**Instructions to follow**
From the data that follows, print exactly the lines starting at the one containing "Answer: $-1567130568$" and ending at the one containing "Answer: 7744"; include both of them and nothing more.

**Supplied records**

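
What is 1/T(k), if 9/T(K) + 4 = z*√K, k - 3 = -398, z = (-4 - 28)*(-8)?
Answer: -4/9 + 256*I*√395/9 ≈ -0.44444 + 565.32*I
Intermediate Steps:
z = 256 (z = -32*(-8) = 256)
k = -395 (k = 3 - 398 = -395)
T(K) = 9/(-4 + 256*√K)
1/T(k) = 1/(9/(4*(-1 + 64*√(-395)))) = 1/(9/(4*(-1 + 64*(I*√395)))) = 1/(9/(4*(-1 + 64*I*√395))) = -4/9 + 256*I*√395/9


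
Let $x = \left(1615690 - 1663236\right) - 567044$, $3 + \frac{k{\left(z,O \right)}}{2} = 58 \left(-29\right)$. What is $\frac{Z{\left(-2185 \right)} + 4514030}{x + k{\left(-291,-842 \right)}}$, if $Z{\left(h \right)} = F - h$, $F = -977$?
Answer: $- \frac{322517}{44140} \approx -7.3067$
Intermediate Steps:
$Z{\left(h \right)} = -977 - h$
$k{\left(z,O \right)} = -3370$ ($k{\left(z,O \right)} = -6 + 2 \cdot 58 \left(-29\right) = -6 + 2 \left(-1682\right) = -6 - 3364 = -3370$)
$x = -614590$ ($x = -47546 - 567044 = -614590$)
$\frac{Z{\left(-2185 \right)} + 4514030}{x + k{\left(-291,-842 \right)}} = \frac{\left(-977 - -2185\right) + 4514030}{-614590 - 3370} = \frac{\left(-977 + 2185\right) + 4514030}{-617960} = \left(1208 + 4514030\right) \left(- \frac{1}{617960}\right) = 4515238 \left(- \frac{1}{617960}\right) = - \frac{322517}{44140}$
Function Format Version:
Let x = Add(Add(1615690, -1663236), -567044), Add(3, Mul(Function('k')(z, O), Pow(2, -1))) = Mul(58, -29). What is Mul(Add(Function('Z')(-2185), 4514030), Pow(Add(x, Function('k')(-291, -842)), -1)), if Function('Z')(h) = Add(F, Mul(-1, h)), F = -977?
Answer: Rational(-322517, 44140) ≈ -7.3067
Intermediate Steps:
Function('Z')(h) = Add(-977, Mul(-1, h))
Function('k')(z, O) = -3370 (Function('k')(z, O) = Add(-6, Mul(2, Mul(58, -29))) = Add(-6, Mul(2, -1682)) = Add(-6, -3364) = -3370)
x = -614590 (x = Add(-47546, -567044) = -614590)
Mul(Add(Function('Z')(-2185), 4514030), Pow(Add(x, Function('k')(-291, -842)), -1)) = Mul(Add(Add(-977, Mul(-1, -2185)), 4514030), Pow(Add(-614590, -3370), -1)) = Mul(Add(Add(-977, 2185), 4514030), Pow(-617960, -1)) = Mul(Add(1208, 4514030), Rational(-1, 617960)) = Mul(4515238, Rational(-1, 617960)) = Rational(-322517, 44140)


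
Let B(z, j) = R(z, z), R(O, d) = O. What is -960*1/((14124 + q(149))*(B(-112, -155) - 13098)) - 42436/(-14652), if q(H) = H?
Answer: 200029153145/69064520679 ≈ 2.8963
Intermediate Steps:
B(z, j) = z
-960*1/((14124 + q(149))*(B(-112, -155) - 13098)) - 42436/(-14652) = -960*1/((-112 - 13098)*(14124 + 149)) - 42436/(-14652) = -960/(14273*(-13210)) - 42436*(-1/14652) = -960/(-188546330) + 10609/3663 = -960*(-1/188546330) + 10609/3663 = 96/18854633 + 10609/3663 = 200029153145/69064520679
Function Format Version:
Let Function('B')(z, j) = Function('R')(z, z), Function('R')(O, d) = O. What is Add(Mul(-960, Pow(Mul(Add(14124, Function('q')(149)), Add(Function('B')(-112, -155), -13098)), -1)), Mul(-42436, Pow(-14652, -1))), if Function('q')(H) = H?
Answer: Rational(200029153145, 69064520679) ≈ 2.8963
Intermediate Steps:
Function('B')(z, j) = z
Add(Mul(-960, Pow(Mul(Add(14124, Function('q')(149)), Add(Function('B')(-112, -155), -13098)), -1)), Mul(-42436, Pow(-14652, -1))) = Add(Mul(-960, Pow(Mul(Add(14124, 149), Add(-112, -13098)), -1)), Mul(-42436, Pow(-14652, -1))) = Add(Mul(-960, Pow(Mul(14273, -13210), -1)), Mul(-42436, Rational(-1, 14652))) = Add(Mul(-960, Pow(-188546330, -1)), Rational(10609, 3663)) = Add(Mul(-960, Rational(-1, 188546330)), Rational(10609, 3663)) = Add(Rational(96, 18854633), Rational(10609, 3663)) = Rational(200029153145, 69064520679)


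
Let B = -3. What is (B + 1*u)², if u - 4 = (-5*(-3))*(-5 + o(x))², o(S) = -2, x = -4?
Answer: 541696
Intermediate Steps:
u = 739 (u = 4 + (-5*(-3))*(-5 - 2)² = 4 + 15*(-7)² = 4 + 15*49 = 4 + 735 = 739)
(B + 1*u)² = (-3 + 1*739)² = (-3 + 739)² = 736² = 541696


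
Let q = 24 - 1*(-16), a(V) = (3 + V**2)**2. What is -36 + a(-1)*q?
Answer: 604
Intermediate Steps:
q = 40 (q = 24 + 16 = 40)
-36 + a(-1)*q = -36 + (3 + (-1)**2)**2*40 = -36 + (3 + 1)**2*40 = -36 + 4**2*40 = -36 + 16*40 = -36 + 640 = 604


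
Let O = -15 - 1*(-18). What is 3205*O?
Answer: 9615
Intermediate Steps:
O = 3 (O = -15 + 18 = 3)
3205*O = 3205*3 = 9615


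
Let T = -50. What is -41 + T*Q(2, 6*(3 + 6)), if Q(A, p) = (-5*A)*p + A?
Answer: 26859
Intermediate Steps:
Q(A, p) = A - 5*A*p (Q(A, p) = -5*A*p + A = A - 5*A*p)
-41 + T*Q(2, 6*(3 + 6)) = -41 - 100*(1 - 30*(3 + 6)) = -41 - 100*(1 - 30*9) = -41 - 100*(1 - 5*54) = -41 - 100*(1 - 270) = -41 - 100*(-269) = -41 - 50*(-538) = -41 + 26900 = 26859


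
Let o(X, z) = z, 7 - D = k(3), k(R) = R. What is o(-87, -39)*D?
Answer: -156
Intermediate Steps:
D = 4 (D = 7 - 1*3 = 7 - 3 = 4)
o(-87, -39)*D = -39*4 = -156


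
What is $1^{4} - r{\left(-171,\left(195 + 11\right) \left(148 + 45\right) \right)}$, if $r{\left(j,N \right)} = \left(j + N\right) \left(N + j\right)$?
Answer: $-1567130568$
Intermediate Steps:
$r{\left(j,N \right)} = \left(N + j\right)^{2}$ ($r{\left(j,N \right)} = \left(N + j\right) \left(N + j\right) = \left(N + j\right)^{2}$)
$1^{4} - r{\left(-171,\left(195 + 11\right) \left(148 + 45\right) \right)} = 1^{4} - \left(\left(195 + 11\right) \left(148 + 45\right) - 171\right)^{2} = 1 - \left(206 \cdot 193 - 171\right)^{2} = 1 - \left(39758 - 171\right)^{2} = 1 - 39587^{2} = 1 - 1567130569 = -1567130568$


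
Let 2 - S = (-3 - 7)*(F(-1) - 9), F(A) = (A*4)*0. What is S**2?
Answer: 7744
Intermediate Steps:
F(A) = 0 (F(A) = (4*A)*0 = 0)
S = -88 (S = 2 - (-3 - 7)*(0 - 9) = 2 - (-10)*(-9) = 2 - 1*90 = 2 - 90 = -88)
S**2 = (-88)**2 = 7744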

**Task answer**
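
Answer: $-1567130568$
Intermediate Steps:
$r{\left(j,N \right)} = \left(N + j\right)^{2}$ ($r{\left(j,N \right)} = \left(N + j\right) \left(N + j\right) = \left(N + j\right)^{2}$)
$1^{4} - r{\left(-171,\left(195 + 11\right) \left(148 + 45\right) \right)} = 1^{4} - \left(\left(195 + 11\right) \left(148 + 45\right) - 171\right)^{2} = 1 - \left(206 \cdot 193 - 171\right)^{2} = 1 - \left(39758 - 171\right)^{2} = 1 - 39587^{2} = 1 - 1567130569 = -1567130568$


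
Let 2 - S = (-3 - 7)*(F(-1) - 9), F(A) = (A*4)*0. What is S**2?
Answer: 7744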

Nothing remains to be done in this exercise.